[EXERCISE] Scan the records for "What". Report each line that includes it.

Top of DATASET ENTRIES

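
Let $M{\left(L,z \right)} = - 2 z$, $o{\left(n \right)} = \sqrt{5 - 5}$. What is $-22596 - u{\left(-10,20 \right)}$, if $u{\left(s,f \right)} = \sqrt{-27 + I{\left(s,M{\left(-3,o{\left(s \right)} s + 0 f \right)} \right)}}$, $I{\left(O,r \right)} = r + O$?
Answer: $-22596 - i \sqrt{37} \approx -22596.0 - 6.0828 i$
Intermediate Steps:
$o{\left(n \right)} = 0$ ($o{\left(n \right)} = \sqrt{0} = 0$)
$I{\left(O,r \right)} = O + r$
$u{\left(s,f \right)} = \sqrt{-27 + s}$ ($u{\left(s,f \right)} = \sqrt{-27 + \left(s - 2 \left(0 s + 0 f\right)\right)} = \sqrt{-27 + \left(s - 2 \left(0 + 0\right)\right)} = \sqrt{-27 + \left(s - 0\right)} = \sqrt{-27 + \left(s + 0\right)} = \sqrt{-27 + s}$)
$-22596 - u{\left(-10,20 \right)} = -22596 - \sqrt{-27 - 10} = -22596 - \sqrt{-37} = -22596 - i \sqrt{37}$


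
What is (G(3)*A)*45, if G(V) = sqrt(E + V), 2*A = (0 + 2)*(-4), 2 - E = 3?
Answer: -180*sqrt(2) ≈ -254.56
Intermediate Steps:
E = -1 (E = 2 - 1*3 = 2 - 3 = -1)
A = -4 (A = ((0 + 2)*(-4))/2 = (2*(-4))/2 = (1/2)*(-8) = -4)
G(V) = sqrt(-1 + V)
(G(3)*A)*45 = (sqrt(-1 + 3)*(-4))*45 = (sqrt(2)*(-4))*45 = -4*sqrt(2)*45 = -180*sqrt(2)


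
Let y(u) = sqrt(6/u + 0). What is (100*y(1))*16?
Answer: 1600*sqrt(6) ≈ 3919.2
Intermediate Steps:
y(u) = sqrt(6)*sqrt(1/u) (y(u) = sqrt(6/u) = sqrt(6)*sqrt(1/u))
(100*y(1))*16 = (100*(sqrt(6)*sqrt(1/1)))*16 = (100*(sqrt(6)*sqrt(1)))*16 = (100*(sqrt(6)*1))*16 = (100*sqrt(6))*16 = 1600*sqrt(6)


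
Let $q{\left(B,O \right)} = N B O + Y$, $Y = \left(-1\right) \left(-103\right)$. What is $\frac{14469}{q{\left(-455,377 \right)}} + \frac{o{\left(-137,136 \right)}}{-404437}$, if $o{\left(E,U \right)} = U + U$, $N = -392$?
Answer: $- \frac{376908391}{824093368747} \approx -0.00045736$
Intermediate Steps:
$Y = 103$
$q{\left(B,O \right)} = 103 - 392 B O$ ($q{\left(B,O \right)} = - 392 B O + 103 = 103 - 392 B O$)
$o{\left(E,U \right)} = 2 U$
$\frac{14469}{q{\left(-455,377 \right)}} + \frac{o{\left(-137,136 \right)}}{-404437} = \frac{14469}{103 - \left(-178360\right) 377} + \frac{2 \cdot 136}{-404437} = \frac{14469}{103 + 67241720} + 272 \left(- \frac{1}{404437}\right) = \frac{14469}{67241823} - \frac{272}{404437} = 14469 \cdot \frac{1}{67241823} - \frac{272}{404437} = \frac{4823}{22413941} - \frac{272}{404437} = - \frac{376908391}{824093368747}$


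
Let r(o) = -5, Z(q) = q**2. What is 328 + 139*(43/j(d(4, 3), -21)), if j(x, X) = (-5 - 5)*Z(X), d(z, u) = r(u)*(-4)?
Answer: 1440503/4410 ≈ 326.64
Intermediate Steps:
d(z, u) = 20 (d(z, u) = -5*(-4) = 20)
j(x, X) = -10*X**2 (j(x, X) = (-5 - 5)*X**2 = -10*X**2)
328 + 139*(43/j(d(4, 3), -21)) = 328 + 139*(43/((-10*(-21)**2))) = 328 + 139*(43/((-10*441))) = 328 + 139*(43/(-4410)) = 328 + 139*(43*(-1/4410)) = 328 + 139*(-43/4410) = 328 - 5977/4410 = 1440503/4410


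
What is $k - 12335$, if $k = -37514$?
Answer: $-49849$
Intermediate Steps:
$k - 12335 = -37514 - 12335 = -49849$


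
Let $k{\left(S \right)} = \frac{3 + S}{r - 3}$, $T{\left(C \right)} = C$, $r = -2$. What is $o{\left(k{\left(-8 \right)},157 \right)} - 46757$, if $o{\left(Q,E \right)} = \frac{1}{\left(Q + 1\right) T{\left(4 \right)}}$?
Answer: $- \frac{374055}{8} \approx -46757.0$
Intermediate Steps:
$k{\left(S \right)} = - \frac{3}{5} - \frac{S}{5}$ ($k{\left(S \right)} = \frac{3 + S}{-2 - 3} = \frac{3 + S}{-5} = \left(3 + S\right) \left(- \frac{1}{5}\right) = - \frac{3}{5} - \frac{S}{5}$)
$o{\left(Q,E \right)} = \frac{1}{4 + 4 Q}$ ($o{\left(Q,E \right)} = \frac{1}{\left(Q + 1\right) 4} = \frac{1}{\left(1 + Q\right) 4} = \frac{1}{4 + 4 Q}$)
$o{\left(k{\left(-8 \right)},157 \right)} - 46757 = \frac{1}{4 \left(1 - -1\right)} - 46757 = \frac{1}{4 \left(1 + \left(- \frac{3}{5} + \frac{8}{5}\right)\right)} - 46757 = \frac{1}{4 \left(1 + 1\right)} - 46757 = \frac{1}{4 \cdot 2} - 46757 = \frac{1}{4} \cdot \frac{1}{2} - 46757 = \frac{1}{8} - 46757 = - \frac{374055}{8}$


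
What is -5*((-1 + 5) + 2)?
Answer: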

Bottom of DATASET ENTRIES
Top of DATASET ENTRIES

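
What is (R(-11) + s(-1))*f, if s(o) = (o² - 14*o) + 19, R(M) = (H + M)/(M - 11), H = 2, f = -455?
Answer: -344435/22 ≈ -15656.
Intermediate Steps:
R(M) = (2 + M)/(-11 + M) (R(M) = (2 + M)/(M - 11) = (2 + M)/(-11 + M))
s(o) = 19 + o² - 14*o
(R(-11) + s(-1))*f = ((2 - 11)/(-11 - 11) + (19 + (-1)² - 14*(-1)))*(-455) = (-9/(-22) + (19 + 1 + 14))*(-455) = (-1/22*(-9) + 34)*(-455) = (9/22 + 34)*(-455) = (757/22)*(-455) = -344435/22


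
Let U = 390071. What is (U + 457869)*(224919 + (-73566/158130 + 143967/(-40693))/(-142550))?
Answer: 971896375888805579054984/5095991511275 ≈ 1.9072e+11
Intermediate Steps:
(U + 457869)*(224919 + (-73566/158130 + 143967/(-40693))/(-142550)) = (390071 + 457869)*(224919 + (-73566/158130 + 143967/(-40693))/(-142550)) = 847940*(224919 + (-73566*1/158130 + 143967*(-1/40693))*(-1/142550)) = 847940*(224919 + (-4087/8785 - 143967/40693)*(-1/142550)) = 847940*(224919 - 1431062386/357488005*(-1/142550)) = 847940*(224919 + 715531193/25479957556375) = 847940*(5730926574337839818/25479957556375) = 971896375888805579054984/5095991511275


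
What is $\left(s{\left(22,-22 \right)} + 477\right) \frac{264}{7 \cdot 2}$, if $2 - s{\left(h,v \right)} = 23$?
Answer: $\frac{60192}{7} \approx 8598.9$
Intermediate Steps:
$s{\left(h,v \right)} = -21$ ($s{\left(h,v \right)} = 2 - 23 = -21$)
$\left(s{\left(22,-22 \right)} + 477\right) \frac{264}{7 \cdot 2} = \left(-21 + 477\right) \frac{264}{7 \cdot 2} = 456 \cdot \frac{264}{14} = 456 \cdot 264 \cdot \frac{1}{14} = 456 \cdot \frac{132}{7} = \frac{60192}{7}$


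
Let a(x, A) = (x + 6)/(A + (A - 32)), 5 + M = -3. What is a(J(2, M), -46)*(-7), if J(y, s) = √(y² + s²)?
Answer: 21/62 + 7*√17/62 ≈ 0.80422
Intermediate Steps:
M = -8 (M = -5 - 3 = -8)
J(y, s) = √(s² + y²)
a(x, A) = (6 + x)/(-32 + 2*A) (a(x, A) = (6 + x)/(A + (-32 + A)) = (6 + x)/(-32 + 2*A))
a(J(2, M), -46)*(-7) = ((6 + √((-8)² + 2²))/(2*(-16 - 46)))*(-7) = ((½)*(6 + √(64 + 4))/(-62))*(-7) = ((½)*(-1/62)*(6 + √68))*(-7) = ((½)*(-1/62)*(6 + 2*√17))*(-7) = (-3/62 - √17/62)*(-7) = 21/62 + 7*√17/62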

Bottom of DATASET ENTRIES

[RESPONSE]
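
Let $M{\left(L,z \right)} = - 2 z$, $o{\left(n \right)} = \sqrt{5 - 5}$. What is $-22596 - u{\left(-10,20 \right)}$, if $u{\left(s,f \right)} = \sqrt{-27 + I{\left(s,M{\left(-3,o{\left(s \right)} s + 0 f \right)} \right)}}$, $I{\left(O,r \right)} = r + O$?
What is (G(3)*A)*45, if G(V) = sqrt(E + V), 2*A = (0 + 2)*(-4), 2 - E = 3?
Let y(u) = sqrt(6/u + 0). What is (100*y(1))*16?
Let $q{\left(B,O \right)} = N B O + Y$, $Y = \left(-1\right) \left(-103\right)$. What is $\frac{14469}{q{\left(-455,377 \right)}} + \frac{o{\left(-137,136 \right)}}{-404437}$, if $o{\left(E,U \right)} = U + U$, $N = -392$?
Let r(o) = -5, Z(q) = q**2. What is 328 + 139*(43/j(d(4, 3), -21)), if j(x, X) = (-5 - 5)*Z(X), d(z, u) = r(u)*(-4)?
What is $k - 12335$, if $k = -37514$?
Let $k{\left(S \right)} = \frac{3 + S}{r - 3}$, $T{\left(C \right)} = C$, $r = -2$. What is $o{\left(k{\left(-8 \right)},157 \right)} - 46757$, if $o{\left(Q,E \right)} = \frac{1}{\left(Q + 1\right) T{\left(4 \right)}}$?
What is -5*((-1 + 5) + 2)?
What is (R(-11) + s(-1))*f, if s(o) = (o² - 14*o) + 19, R(M) = (H + M)/(M - 11), H = 2, f = -455?
Let U = 390071. What is (U + 457869)*(224919 + (-73566/158130 + 143967/(-40693))/(-142550))?
What is $\left(s{\left(22,-22 \right)} + 477\right) \frac{264}{7 \cdot 2}$, if $2 - s{\left(h,v \right)} = 23$?
Let a(x, A) = (x + 6)/(A + (A - 32)), 5 + M = -3. What is a(J(2, M), -46)*(-7), if J(y, s) = √(y² + s²)?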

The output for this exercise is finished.